How to complete this task
List each line of the data that holds the word "giving".

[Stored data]
******************************

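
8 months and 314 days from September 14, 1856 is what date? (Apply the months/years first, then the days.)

March 24, 1858

Counting forward 8 months and 314 days from September 14, 1856: first the month/year part, then the days.
month 9 + 8 = 17, which is month 5 of year 1857 → May 1857.
Day 14 is valid in May, giving May 14, 1857.
Now add 314 days from May 14, 1857.
May has 31 days, so 31 − 14 = 17 days remain after May 14, 1857; 314 − 17 = 297 left.
June 1857 has 30 days: 297 − 30 = 267 left.
July 1857 has 31 days: 267 − 31 = 236 left.
August 1857 has 31 days: 236 − 31 = 205 left.
September 1857 has 30 days: 205 − 30 = 175 left.
October 1857 has 31 days: 175 − 31 = 144 left.
November 1857 has 30 days: 144 − 30 = 114 left.
December 1857 has 31 days: 114 − 31 = 83 left.
January 1858 has 31 days: 83 − 31 = 52 left.
February 1858 has 28 days (1858 is not a leap year): 52 − 28 = 24 left.
24 days into March 1858 → March 24, 1858.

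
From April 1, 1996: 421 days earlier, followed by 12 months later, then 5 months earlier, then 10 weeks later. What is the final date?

November 14, 1995

Going back 421 days from April 1, 1996:
Going back 1 day from April 1, 1996 reaches the end of the previous month; 421 − 1 = 420 left.
March 1996 has 31 days: 420 − 31 = 389 left.
February 1996 has 29 days (1996 is a leap year): 389 − 29 = 360 left.
January 1996 has 31 days: 360 − 31 = 329 left.
December 1995 has 31 days: 329 − 31 = 298 left.
November 1995 has 30 days: 298 − 30 = 268 left.
October 1995 has 31 days: 268 − 31 = 237 left.
September 1995 has 30 days: 237 − 30 = 207 left.
August 1995 has 31 days: 207 − 31 = 176 left.
July 1995 has 31 days: 176 − 31 = 145 left.
June 1995 has 30 days: 145 − 30 = 115 left.
May 1995 has 31 days: 115 − 31 = 84 left.
April 1995 has 30 days: 84 − 30 = 54 left.
March 1995 has 31 days: 54 − 31 = 23 left.
February 1995 has 28 days; 28 − 23 = 5 → February 5, 1995.
Adding 12 months from February 5, 1995:
month 2 + 12 = 14, which is month 2 of year 1996 → February 1996.
Day 5 is valid in February, giving February 5, 1996.
Going back 5 months from February 5, 1996:
month 2 − 5 = -3, which is month 9 of year 1995 → September 1995.
Day 5 is valid in September, giving September 5, 1995.
Adding 10 weeks (= 70 days) from September 5, 1995:
September has 30 days, so 30 − 5 = 25 days remain after September 5, 1995; 70 − 25 = 45 left.
October 1995 has 31 days: 45 − 31 = 14 left.
14 days into November 1995 → November 14, 1995.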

******************************

Answer to the problem
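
Day 14 is valid in May, giving May 14, 1857.
Day 5 is valid in February, giving February 5, 1996.
Day 5 is valid in September, giving September 5, 1995.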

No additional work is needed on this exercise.